BEGIN

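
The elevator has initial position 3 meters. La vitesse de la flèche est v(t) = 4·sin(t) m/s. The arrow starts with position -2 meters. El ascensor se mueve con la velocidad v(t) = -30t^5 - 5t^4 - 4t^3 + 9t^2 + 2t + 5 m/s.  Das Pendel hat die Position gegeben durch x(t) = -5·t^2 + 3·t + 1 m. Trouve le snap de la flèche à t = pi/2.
Nous devons dériver notre équation de la vitesse v(t) = 4·sin(t) 3 fois. En prenant d/dt de v(t), nous trouvons a(t) = 4·cos(t). La dérivée de l'accélération donne le jerk: j(t) = -4·sin(t). En dérivant le jerk, nous obtenons le snap: s(t) = -4·cos(t). En utilisant s(t) = -4·cos(t) et en substituant t = pi/2, nous trouvons s = 0.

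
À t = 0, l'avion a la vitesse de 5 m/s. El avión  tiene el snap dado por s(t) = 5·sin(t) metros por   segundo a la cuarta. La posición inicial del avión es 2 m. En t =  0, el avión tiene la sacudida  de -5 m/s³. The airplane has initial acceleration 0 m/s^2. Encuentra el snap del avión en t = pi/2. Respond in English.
From the given snap equation s(t) = 5·sin(t), we substitute t = pi/2 to get s = 5.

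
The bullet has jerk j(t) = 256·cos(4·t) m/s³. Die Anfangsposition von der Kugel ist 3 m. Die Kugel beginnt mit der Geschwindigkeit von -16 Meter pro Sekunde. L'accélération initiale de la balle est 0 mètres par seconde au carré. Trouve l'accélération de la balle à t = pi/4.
Nous devons intégrer notre équation du jerk j(t) = 256·cos(4·t) 1 fois. En prenant ∫j(t)dt et en appliquant a(0) = 0, nous trouvons a(t) = 64·sin(4·t). En utilisant a(t) = 64·sin(4·t) et en substituant t = pi/4, nous trouvons a = 0.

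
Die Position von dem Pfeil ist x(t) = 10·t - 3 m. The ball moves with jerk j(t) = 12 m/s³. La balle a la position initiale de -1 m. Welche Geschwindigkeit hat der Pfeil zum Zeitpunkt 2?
Wir müssen unsere Gleichung für die Position x(t) = 10·t - 3 1-mal ableiten. Mit d/dt von x(t) finden wir v(t) = 10. Wir haben die Geschwindigkeit v(t) = 10. Durch Einsetzen von t = 2: v(2) = 10.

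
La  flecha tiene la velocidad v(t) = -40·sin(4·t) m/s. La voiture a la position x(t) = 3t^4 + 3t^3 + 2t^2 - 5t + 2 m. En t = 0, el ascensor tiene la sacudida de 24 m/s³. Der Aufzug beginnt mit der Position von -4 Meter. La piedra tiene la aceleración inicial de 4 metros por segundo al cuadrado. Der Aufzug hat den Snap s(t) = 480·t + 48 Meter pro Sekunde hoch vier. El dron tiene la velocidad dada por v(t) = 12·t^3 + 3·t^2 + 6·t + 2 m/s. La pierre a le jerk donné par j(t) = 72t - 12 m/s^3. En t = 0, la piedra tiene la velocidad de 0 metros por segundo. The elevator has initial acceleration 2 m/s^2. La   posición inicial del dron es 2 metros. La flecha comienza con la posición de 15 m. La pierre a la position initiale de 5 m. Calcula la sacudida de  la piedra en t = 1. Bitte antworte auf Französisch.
Nous avons le jerk j(t) = 72·t - 12. En substituant t = 1: j(1) = 60.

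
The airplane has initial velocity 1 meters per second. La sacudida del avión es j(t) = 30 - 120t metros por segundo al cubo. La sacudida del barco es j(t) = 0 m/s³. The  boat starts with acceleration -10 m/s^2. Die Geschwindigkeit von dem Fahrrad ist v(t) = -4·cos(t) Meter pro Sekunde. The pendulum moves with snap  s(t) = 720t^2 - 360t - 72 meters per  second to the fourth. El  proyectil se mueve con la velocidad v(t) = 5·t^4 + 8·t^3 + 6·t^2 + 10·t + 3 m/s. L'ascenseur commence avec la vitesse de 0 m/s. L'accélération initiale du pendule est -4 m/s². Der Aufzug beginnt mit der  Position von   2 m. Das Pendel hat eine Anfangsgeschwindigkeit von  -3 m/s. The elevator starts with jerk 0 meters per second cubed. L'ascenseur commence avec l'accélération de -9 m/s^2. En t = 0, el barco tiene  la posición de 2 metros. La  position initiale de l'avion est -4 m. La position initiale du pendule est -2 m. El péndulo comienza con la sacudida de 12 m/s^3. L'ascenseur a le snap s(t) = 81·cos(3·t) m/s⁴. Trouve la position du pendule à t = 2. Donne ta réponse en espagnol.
Para resolver esto, necesitamos tomar 4 antiderivadas de nuestra ecuación del snap s(t) = 720·t^2 - 360·t - 72. La antiderivada del snap es la sacudida. Usando j(0) = 12, obtenemos j(t) = 240·t^3 - 180·t^2 - 72·t + 12. La antiderivada de la sacudida, con a(0) = -4, da la aceleración: a(t) = 60·t^4 - 60·t^3 - 36·t^2 + 12·t - 4. La antiderivada de la aceleración es la velocidad. Usando v(0) = -3, obtenemos v(t) = 12·t^5 - 15·t^4 - 12·t^3 + 6·t^2 - 4·t - 3. La integral de la velocidad, con x(0) = -2, da la posición: x(t) = 2·t^6 - 3·t^5 - 3·t^4 + 2·t^3 - 2·t^2 - 3·t - 2. Tenemos la posición x(t) = 2·t^6 - 3·t^5 - 3·t^4 + 2·t^3 - 2·t^2 - 3·t - 2. Sustituyendo t = 2: x(2) = -16.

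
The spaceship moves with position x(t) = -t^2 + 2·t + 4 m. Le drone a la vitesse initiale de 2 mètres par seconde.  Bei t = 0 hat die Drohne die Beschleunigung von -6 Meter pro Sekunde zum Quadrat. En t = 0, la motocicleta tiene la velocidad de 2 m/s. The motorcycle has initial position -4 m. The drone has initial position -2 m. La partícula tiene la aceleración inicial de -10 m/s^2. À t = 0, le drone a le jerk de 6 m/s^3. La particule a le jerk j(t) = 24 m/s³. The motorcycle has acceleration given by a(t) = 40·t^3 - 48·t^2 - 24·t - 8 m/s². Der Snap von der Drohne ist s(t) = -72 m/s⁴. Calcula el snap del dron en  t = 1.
Tenemos el snap s(t) = -72. Sustituyendo t = 1: s(1) = -72.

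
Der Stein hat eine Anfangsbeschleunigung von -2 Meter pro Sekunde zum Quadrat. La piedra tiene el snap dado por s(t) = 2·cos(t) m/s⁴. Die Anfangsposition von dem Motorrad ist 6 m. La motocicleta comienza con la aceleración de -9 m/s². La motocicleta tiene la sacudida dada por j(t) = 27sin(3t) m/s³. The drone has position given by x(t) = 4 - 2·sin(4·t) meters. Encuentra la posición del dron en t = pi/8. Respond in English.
We have position x(t) = 4 - 2·sin(4·t). Substituting t = pi/8: x(pi/8) = 2.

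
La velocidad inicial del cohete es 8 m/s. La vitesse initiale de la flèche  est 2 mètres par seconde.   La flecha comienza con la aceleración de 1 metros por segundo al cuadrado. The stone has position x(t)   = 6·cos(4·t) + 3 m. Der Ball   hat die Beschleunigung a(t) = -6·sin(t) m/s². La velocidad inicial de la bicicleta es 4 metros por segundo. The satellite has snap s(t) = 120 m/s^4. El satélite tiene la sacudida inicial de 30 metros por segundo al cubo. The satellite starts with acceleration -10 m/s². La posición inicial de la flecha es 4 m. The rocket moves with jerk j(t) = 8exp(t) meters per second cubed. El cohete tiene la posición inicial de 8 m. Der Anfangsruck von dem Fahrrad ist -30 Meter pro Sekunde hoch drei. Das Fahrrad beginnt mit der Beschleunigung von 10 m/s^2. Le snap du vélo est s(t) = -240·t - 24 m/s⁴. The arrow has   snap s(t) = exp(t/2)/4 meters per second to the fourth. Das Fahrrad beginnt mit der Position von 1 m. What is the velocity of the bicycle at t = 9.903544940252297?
To solve this, we need to take 3 integrals of our snap equation s(t) = -240·t - 24. Integrating snap and using the initial condition j(0) = -30, we get j(t) = -120·t^2 - 24·t - 30. Integrating jerk and using the initial condition a(0) = 10, we get a(t) = -40·t^3 - 12·t^2 - 30·t + 10. Integrating acceleration and using the initial condition v(0) = 4, we get v(t) = -10·t^4 - 4·t^3 - 15·t^2 + 10·t + 4. From the given velocity equation v(t) = -10·t^4 - 4·t^3 - 15·t^2 + 10·t + 4, we substitute t = 9.903544940252297 to get v = -101450.795350645.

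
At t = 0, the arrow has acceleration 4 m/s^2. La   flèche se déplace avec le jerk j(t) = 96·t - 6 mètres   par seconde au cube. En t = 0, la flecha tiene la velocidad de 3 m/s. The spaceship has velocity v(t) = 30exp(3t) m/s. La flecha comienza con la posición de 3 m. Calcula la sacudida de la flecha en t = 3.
De la ecuación de la sacudida j(t) = 96·t - 6, sustituimos t = 3 para obtener j = 282.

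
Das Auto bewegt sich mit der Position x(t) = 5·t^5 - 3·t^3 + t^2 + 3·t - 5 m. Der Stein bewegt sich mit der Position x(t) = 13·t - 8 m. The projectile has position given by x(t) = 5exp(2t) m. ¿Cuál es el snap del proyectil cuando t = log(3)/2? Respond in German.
Wir müssen unsere Gleichung für die Position x(t) = 5·exp(2·t) 4-mal ableiten. Die Ableitung von der Position ergibt die Geschwindigkeit: v(t) = 10·exp(2·t). Mit d/dt von v(t) finden wir a(t) = 20·exp(2·t). Mit d/dt von a(t) finden wir j(t) = 40·exp(2·t). Die Ableitung von dem Ruck ergibt den Snap: s(t) = 80·exp(2·t). Aus der Gleichung für den Snap s(t) = 80·exp(2·t), setzen wir t = log(3)/2 ein und erhalten s = 240.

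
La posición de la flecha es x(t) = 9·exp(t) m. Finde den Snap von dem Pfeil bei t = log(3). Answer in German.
Um dies zu lösen, müssen wir 4 Ableitungen unserer Gleichung für die Position x(t) = 9·exp(t) nehmen. Mit d/dt von x(t) finden wir v(t) = 9·exp(t). Durch Ableiten von der Geschwindigkeit erhalten wir die Beschleunigung: a(t) = 9·exp(t). Mit d/dt von a(t) finden wir j(t) = 9·exp(t). Die Ableitung von dem Ruck ergibt den Snap: s(t) = 9·exp(t). Wir haben den Snap s(t) = 9·exp(t). Durch Einsetzen von t = log(3): s(log(3)) = 27.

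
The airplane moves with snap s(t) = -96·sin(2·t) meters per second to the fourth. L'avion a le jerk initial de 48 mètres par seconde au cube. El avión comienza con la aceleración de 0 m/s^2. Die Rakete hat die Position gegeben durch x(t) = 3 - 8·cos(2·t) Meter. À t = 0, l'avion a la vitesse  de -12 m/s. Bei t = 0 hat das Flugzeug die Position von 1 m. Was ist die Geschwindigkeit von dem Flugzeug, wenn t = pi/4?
Um dies zu lösen, müssen wir 3 Integrale unserer Gleichung für den Snap s(t) = -96·sin(2·t) finden. Mit ∫s(t)dt und Anwendung von j(0) = 48, finden wir j(t) = 48·cos(2·t). Die Stammfunktion von dem Ruck ist die Beschleunigung. Mit a(0) = 0 erhalten wir a(t) = 24·sin(2·t). Das Integral von der Beschleunigung ist die Geschwindigkeit. Mit v(0) = -12 erhalten wir v(t) = -12·cos(2·t). Mit v(t) = -12·cos(2·t) und Einsetzen von t = pi/4, finden wir v = 0.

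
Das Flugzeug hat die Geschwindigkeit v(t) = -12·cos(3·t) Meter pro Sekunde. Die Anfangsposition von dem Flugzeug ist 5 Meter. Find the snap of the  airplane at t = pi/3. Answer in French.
Pour résoudre ceci, nous devons prendre 3 dérivées de notre équation de la vitesse v(t) = -12·cos(3·t). En prenant d/dt de v(t), nous trouvons a(t) = 36·sin(3·t). En prenant d/dt de a(t), nous trouvons j(t) = 108·cos(3·t). La dérivée du jerk donne le snap: s(t) = -324·sin(3·t). De l'équation du snap s(t) = -324·sin(3·t), nous substituons t = pi/3 pour obtenir s = 0.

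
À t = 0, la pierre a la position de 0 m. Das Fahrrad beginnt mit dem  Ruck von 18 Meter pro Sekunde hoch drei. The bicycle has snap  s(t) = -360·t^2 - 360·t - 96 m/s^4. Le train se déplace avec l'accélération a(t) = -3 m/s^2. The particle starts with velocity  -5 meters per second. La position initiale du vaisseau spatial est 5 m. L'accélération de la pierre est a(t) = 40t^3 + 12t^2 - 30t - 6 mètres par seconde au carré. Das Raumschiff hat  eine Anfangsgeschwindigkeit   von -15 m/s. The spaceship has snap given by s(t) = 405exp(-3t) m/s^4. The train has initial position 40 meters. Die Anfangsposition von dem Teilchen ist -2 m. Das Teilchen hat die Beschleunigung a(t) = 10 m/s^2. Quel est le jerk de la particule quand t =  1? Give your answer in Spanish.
Partiendo de la aceleración a(t) = 10, tomamos 1 derivada. Tomando d/dt de a(t), encontramos j(t) = 0. De la ecuación de la sacudida j(t) = 0, sustituimos t = 1 para obtener j = 0.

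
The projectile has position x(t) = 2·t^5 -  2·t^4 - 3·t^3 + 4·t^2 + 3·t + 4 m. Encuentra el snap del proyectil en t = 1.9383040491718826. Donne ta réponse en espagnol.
Partiendo de la posición x(t) = 2·t^5 - 2·t^4 - 3·t^3 + 4·t^2 + 3·t + 4, tomamos 4 derivadas. Tomando d/dt de x(t), encontramos v(t) = 10·t^4 - 8·t^3 - 9·t^2 + 8·t + 3. La derivada de la velocidad da la aceleración: a(t) = 40·t^3 - 24·t^2 - 18·t + 8. La derivada de la aceleración da la sacudida: j(t) = 120·t^2 - 48·t - 18. La derivada de la sacudida da el snap: s(t) = 240·t - 48. Usando s(t) = 240·t - 48 y sustituyendo t = 1.9383040491718826, encontramos s = 417.192971801252.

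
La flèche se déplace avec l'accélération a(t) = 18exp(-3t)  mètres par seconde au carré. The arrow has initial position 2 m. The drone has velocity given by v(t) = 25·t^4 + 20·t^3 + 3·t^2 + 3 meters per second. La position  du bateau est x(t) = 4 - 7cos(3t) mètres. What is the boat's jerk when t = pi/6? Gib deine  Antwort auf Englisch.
We must differentiate our position equation x(t) = 4 - 7·cos(3·t) 3 times. Differentiating position, we get velocity: v(t) = 21·sin(3·t). Taking d/dt of v(t), we find a(t) = 63·cos(3·t). Differentiating acceleration, we get jerk: j(t) = -189·sin(3·t). From the given jerk equation j(t) = -189·sin(3·t), we substitute t = pi/6 to get j = -189.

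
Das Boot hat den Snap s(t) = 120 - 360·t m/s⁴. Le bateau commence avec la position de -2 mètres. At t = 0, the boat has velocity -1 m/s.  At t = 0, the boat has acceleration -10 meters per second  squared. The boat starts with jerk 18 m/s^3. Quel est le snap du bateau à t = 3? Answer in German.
Mit s(t) = 120 - 360·t und Einsetzen von t = 3, finden wir s = -960.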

END

## [WORK ORDER]
Output the line containing "Das Boot hat" together with all later lines of the entries, exactly as written, through the final line.

## [FINISHED TASK]
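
Das Boot hat den Snap s(t) = 120 - 360·t m/s⁴. Le bateau commence avec la position de -2 mètres. At t = 0, the boat has velocity -1 m/s.  At t = 0, the boat has acceleration -10 meters per second  squared. The boat starts with jerk 18 m/s^3. Quel est le snap du bateau à t = 3? Answer in German.
Mit s(t) = 120 - 360·t und Einsetzen von t = 3, finden wir s = -960.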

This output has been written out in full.